>>>

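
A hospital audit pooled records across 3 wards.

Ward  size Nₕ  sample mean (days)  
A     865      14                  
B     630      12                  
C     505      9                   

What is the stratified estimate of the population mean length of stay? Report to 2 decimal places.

x̄_st = (Σ Nₕx̄ₕ) / (Σ Nₕ) = (865·14 + 630·12 + 505·9) / 2000
= 24215 / 2000 = 12.1075 → 12.11.

12.11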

<<<

* **Task statement**:
An exact copy of the listing is the goal. Transcribe it in full.

* **Answer area**:
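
A hospital audit pooled records across 3 wards.

Ward  size Nₕ  sample mean (days)  
A     865      14                  
B     630      12                  
C     505      9                   

What is the stratified estimate of the population mean length of stay? Report to 2 decimal places.

x̄_st = (Σ Nₕx̄ₕ) / (Σ Nₕ) = (865·14 + 630·12 + 505·9) / 2000
= 24215 / 2000 = 12.1075 → 12.11.

12.11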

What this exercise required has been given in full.